* _Required action_: Set down exactly the lines in the records below that run from the line with "Give the final memory contents at addresses 0x06,0x13,0x23,0x04." to the line with "f1 68 96 71 75", inclusive, and nothing more.

(Records from a collection)
[Start of Attachment]
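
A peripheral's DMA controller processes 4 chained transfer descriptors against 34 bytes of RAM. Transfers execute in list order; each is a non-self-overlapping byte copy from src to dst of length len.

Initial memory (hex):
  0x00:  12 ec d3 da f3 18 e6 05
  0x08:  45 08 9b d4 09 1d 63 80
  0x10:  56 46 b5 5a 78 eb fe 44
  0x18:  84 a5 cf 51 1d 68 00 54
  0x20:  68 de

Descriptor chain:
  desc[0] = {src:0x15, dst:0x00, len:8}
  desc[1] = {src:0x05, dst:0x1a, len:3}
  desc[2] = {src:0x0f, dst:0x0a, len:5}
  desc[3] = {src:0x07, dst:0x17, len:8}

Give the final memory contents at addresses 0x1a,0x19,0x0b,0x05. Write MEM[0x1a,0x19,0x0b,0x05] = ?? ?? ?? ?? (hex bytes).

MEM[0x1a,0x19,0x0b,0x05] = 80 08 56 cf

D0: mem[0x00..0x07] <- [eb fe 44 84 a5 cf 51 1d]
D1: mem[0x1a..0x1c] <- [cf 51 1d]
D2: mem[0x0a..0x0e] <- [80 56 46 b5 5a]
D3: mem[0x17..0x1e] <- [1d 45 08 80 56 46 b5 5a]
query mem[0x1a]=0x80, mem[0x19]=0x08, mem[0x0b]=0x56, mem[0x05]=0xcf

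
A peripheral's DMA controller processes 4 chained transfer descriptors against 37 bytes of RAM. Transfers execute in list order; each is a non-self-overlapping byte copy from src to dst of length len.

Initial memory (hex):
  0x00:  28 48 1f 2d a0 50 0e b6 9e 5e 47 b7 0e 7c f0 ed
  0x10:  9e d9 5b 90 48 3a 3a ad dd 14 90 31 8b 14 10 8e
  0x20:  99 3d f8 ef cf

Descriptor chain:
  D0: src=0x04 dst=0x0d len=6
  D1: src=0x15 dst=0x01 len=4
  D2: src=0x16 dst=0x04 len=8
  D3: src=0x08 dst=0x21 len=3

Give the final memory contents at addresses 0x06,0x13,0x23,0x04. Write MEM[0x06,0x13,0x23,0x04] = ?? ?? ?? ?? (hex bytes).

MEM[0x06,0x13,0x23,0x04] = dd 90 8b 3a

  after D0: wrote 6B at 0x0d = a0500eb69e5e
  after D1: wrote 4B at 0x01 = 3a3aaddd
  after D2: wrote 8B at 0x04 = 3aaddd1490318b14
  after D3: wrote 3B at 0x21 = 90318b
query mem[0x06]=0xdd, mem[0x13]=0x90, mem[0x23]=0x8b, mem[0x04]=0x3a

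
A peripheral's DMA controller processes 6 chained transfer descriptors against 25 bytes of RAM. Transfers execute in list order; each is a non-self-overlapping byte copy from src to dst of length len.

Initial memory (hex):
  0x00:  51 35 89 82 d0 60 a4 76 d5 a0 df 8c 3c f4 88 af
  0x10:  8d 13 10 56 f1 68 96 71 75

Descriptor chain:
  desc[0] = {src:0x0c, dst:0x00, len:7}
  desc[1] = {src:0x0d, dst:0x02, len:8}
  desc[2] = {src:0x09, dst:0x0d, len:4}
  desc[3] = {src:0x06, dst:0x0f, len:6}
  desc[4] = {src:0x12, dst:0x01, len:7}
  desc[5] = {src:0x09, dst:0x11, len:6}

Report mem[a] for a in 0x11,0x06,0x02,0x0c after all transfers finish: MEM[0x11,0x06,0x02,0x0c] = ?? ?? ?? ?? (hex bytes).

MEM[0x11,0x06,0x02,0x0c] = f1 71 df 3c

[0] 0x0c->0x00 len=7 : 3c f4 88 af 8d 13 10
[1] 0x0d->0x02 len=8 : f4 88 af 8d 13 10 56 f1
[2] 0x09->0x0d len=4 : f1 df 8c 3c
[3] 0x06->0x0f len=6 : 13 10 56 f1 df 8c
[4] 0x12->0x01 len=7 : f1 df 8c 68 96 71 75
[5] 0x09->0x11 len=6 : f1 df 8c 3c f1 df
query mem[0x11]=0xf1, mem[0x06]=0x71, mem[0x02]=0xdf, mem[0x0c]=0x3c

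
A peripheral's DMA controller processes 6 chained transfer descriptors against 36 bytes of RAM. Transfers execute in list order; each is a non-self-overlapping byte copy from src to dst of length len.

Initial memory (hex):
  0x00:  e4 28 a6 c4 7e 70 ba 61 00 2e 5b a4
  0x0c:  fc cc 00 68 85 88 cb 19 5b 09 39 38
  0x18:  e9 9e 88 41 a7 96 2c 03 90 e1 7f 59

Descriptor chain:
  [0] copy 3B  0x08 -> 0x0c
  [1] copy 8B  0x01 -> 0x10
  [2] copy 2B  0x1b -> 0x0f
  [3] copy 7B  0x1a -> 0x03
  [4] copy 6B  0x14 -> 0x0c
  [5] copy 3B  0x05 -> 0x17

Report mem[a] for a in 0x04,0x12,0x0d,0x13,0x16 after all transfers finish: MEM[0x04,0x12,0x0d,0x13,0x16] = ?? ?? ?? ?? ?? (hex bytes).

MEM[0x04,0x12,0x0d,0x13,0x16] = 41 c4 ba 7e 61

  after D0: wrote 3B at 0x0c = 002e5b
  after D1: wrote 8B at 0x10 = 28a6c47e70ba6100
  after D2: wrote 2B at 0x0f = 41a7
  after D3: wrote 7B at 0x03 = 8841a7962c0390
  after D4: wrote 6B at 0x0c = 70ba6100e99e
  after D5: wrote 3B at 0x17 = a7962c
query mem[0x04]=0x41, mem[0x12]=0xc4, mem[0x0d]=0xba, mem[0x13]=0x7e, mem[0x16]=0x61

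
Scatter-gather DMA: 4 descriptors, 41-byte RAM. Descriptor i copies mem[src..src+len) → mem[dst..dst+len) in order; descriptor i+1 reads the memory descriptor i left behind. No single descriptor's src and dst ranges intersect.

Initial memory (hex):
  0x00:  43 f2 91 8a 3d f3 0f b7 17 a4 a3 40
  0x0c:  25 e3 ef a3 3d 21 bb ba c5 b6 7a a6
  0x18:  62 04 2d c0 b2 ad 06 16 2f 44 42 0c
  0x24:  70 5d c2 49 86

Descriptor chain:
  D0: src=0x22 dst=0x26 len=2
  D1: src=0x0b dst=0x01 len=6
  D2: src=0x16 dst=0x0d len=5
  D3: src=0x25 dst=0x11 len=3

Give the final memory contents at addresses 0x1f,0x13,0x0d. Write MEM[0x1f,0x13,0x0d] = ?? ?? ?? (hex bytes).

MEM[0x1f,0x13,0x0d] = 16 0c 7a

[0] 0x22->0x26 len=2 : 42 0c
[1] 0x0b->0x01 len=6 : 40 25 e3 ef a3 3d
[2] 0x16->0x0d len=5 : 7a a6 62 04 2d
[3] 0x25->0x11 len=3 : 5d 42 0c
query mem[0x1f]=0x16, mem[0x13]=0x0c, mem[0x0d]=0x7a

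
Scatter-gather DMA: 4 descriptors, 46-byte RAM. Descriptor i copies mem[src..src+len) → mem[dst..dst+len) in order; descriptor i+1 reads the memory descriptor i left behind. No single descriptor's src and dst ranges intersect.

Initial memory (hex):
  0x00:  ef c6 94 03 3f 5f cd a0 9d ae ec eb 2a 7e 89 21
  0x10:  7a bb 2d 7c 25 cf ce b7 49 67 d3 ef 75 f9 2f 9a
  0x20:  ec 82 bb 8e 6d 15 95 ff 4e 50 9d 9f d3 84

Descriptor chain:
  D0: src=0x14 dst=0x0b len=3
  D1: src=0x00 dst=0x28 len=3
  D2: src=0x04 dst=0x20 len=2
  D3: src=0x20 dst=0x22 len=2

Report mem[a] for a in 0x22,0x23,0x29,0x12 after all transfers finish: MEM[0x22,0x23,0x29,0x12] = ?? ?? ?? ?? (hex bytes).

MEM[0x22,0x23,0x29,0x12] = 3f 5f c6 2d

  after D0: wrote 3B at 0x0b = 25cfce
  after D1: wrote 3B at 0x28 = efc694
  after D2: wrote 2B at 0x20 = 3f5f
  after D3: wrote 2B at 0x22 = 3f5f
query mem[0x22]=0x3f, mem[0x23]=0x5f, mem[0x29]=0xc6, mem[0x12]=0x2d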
[End of Attachment]
* _Output_:
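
Give the final memory contents at addresses 0x06,0x13,0x23,0x04. Write MEM[0x06,0x13,0x23,0x04] = ?? ?? ?? ?? (hex bytes).

MEM[0x06,0x13,0x23,0x04] = dd 90 8b 3a

  after D0: wrote 6B at 0x0d = a0500eb69e5e
  after D1: wrote 4B at 0x01 = 3a3aaddd
  after D2: wrote 8B at 0x04 = 3aaddd1490318b14
  after D3: wrote 3B at 0x21 = 90318b
query mem[0x06]=0xdd, mem[0x13]=0x90, mem[0x23]=0x8b, mem[0x04]=0x3a

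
A peripheral's DMA controller processes 6 chained transfer descriptors against 25 bytes of RAM. Transfers execute in list order; each is a non-self-overlapping byte copy from src to dst of length len.

Initial memory (hex):
  0x00:  51 35 89 82 d0 60 a4 76 d5 a0 df 8c 3c f4 88 af
  0x10:  8d 13 10 56 f1 68 96 71 75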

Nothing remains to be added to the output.